**TASK:**
Repeat precisely, and only, the lines between the line containing "A parallel-plate capacitor is made from circular plates 25.4" and the end of the listing below, both ends included.

┏━━

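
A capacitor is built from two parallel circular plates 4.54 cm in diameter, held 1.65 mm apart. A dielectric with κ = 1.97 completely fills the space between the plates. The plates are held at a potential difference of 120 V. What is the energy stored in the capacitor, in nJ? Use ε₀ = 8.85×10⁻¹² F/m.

123 nJ

A = π(4.54/2 cm)² = 1.62×10⁻³ m².
C = κε₀A/d = 1.97 × 8.85×10⁻¹² × 1.62×10⁻³ / 1.65×10⁻³ = 1.71×10⁻¹¹ F.
U = ½CV² = ½ × 1.71×10⁻¹¹ × (120)² = 1.23×10⁻⁷ J.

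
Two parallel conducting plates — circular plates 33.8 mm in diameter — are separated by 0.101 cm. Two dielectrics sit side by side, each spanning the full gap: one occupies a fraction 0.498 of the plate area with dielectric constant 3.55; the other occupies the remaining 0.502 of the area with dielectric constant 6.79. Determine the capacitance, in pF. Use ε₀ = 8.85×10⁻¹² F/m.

A = π(33.8/2 mm)² = 8.97×10⁻⁴ m².
Side-by-side slabs ⇒ two capacitors in parallel, each spanning the full gap.
C₁ = κ₁ε₀A₁/d = 3.55 × 8.85×10⁻¹² × 4.47×10⁻⁴ / 1.01×10⁻³ = 1.39×10⁻¹¹ F.
C₂ = κ₂ε₀A₂/d = 6.79 × 8.85×10⁻¹² × 4.50×10⁻⁴ / 1.01×10⁻³ = 2.68×10⁻¹¹ F.
C = C₁ + C₂ = 4.07×10⁻¹¹ F.

C ≈ 40.7 pF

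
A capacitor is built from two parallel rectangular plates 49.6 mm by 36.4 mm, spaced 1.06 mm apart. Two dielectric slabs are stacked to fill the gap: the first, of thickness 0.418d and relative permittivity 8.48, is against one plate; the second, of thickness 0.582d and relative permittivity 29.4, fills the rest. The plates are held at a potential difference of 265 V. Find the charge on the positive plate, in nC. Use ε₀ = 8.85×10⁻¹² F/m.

57.8 nC

A = 49.6 × 36.4 mm² = 1.81×10⁻³ m².
Stacked slabs ⇒ two capacitors in series, each with the full plate area.
C₁ = κ₁ε₀A/d₁ = 8.48 × 8.85×10⁻¹² × 1.81×10⁻³ / 4.43×10⁻⁴ = 3.06×10⁻¹⁰ F.
C₂ = κ₂ε₀A/d₂ = 29.4 × 8.85×10⁻¹² × 1.81×10⁻³ / 6.17×10⁻⁴ = 7.61×10⁻¹⁰ F.
C = (1/C₁ + 1/C₂)⁻¹ = 2.18×10⁻¹⁰ F.
Q = CV = 2.18×10⁻¹⁰ × 265 = 5.78×10⁻⁸ C.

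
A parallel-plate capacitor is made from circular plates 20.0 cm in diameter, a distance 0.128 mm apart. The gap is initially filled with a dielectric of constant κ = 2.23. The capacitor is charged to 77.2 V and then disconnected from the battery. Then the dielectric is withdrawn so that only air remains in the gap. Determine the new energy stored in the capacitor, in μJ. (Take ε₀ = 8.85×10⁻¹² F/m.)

A = π(20.0/2 cm)² = 3.14×10⁻² m².
Initially C₁ = κε₀A/d = 2.23 × 8.85×10⁻¹² × 3.14×10⁻² / 1.28×10⁻⁴ = 4.84×10⁻⁹ F.
U₁ = 1.44×10⁻⁵ J.
Isolated ⇒ Q is held fixed. C₂ = 0.448 C₁ and U = Q²/(2C), so U₂/U₁ = C₁/C₂ = 2.23.
U₂ = 2.23 × 1.44×10⁻⁵ = 3.22×10⁻⁵ J.

32.2 μJ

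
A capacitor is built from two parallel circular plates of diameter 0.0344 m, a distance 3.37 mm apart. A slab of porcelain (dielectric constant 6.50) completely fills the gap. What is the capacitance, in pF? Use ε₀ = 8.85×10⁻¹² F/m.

C ≈ 15.9 pF

A = π(0.0344/2 m)² = 9.29×10⁻⁴ m².
C = κε₀A/d = 6.50 × 8.85×10⁻¹² × 9.29×10⁻⁴ / 3.37×10⁻³ = 1.59×10⁻¹¹ F.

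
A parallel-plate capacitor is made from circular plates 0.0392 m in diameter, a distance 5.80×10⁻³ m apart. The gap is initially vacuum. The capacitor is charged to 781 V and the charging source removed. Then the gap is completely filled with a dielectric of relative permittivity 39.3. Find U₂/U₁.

Isolated ⇒ Q is held fixed.
C₂ = 39.3 C₁ and U = Q²/(2C), so U₂/U₁ = C₁/C₂ = 0.0254.

U₂/U₁ ≈ 0.0254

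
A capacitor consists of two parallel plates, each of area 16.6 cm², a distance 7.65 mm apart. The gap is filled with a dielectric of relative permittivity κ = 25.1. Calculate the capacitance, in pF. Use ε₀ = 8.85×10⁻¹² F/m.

A = 16.6 cm² = 1.66×10⁻³ m².
C = κε₀A/d = 25.1 × 8.85×10⁻¹² × 1.66×10⁻³ / 7.65×10⁻³ = 4.82×10⁻¹¹ F.

C ≈ 48.2 pF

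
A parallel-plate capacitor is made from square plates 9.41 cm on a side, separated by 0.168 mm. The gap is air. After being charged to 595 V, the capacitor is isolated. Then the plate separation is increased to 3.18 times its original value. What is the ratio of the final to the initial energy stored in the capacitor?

Isolated ⇒ Q is held fixed.
C₂ = 0.314 C₁ and U = Q²/(2C), so U₂/U₁ = C₁/C₂ = 3.18.

3.18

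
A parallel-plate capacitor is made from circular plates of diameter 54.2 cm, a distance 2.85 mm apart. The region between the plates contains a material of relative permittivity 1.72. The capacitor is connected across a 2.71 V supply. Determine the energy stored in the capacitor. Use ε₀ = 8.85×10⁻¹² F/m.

U ≈ 4.53 nJ

A = π(54.2/2 cm)² = 0.231 m².
C = κε₀A/d = 1.72 × 8.85×10⁻¹² × 0.231 / 2.85×10⁻³ = 1.23×10⁻⁹ F.
U = ½CV² = ½ × 1.23×10⁻⁹ × (2.71)² = 4.53×10⁻⁹ J.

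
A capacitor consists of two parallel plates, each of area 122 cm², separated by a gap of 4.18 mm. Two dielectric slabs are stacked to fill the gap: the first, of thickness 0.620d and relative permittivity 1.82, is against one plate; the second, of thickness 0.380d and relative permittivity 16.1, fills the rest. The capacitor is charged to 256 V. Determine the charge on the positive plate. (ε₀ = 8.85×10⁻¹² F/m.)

A = 122 cm² = 1.22×10⁻² m².
Stacked slabs ⇒ two capacitors in series, each with the full plate area.
C₁ = κ₁ε₀A/d₁ = 1.82 × 8.85×10⁻¹² × 1.22×10⁻² / 2.59×10⁻³ = 7.58×10⁻¹¹ F.
C₂ = κ₂ε₀A/d₂ = 16.1 × 8.85×10⁻¹² × 1.22×10⁻² / 1.59×10⁻³ = 1.09×10⁻⁹ F.
C = (1/C₁ + 1/C₂)⁻¹ = 7.09×10⁻¹¹ F.
Q = CV = 7.09×10⁻¹¹ × 256 = 1.82×10⁻⁸ C.

18.2 nC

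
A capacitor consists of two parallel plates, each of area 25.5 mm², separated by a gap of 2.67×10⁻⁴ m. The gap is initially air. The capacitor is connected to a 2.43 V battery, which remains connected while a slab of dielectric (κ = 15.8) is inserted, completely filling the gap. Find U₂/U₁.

15.8

Battery connected ⇒ V is held fixed.
C₂ = 15.8 C₁ and U = ½CV², so U₂/U₁ = C₂/C₁ = 15.8.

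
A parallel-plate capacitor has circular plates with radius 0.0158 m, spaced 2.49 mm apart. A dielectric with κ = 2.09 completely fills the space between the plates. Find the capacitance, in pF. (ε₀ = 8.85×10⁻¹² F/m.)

A = π(0.0158 m)² = 7.84×10⁻⁴ m².
C = κε₀A/d = 2.09 × 8.85×10⁻¹² × 7.84×10⁻⁴ / 2.49×10⁻³ = 5.83×10⁻¹² F.

5.83 pF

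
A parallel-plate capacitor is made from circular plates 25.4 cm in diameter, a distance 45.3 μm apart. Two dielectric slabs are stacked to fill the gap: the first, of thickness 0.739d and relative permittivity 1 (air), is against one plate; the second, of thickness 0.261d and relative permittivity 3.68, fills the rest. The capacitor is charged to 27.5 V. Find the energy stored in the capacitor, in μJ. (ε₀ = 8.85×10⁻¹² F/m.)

A = π(25.4/2 cm)² = 5.07×10⁻² m².
Stacked slabs ⇒ two capacitors in series, each with the full plate area.
C₁ = κ₁ε₀A/d₁ = 1.00 × 8.85×10⁻¹² × 5.07×10⁻² / 3.35×10⁻⁵ = 1.34×10⁻⁸ F.
C₂ = κ₂ε₀A/d₂ = 3.68 × 8.85×10⁻¹² × 5.07×10⁻² / 1.18×10⁻⁵ = 1.40×10⁻⁷ F.
C = (1/C₁ + 1/C₂)⁻¹ = 1.22×10⁻⁸ F.
U = ½CV² = ½ × 1.22×10⁻⁸ × (27.5)² = 4.62×10⁻⁶ J.

U ≈ 4.62 μJ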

┗━━

**RESULT:**
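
A parallel-plate capacitor is made from circular plates 25.4 cm in diameter, a distance 45.3 μm apart. Two dielectric slabs are stacked to fill the gap: the first, of thickness 0.739d and relative permittivity 1 (air), is against one plate; the second, of thickness 0.261d and relative permittivity 3.68, fills the rest. The capacitor is charged to 27.5 V. Find the energy stored in the capacitor, in μJ. (ε₀ = 8.85×10⁻¹² F/m.)

A = π(25.4/2 cm)² = 5.07×10⁻² m².
Stacked slabs ⇒ two capacitors in series, each with the full plate area.
C₁ = κ₁ε₀A/d₁ = 1.00 × 8.85×10⁻¹² × 5.07×10⁻² / 3.35×10⁻⁵ = 1.34×10⁻⁸ F.
C₂ = κ₂ε₀A/d₂ = 3.68 × 8.85×10⁻¹² × 5.07×10⁻² / 1.18×10⁻⁵ = 1.40×10⁻⁷ F.
C = (1/C₁ + 1/C₂)⁻¹ = 1.22×10⁻⁸ F.
U = ½CV² = ½ × 1.22×10⁻⁸ × (27.5)² = 4.62×10⁻⁶ J.

U ≈ 4.62 μJ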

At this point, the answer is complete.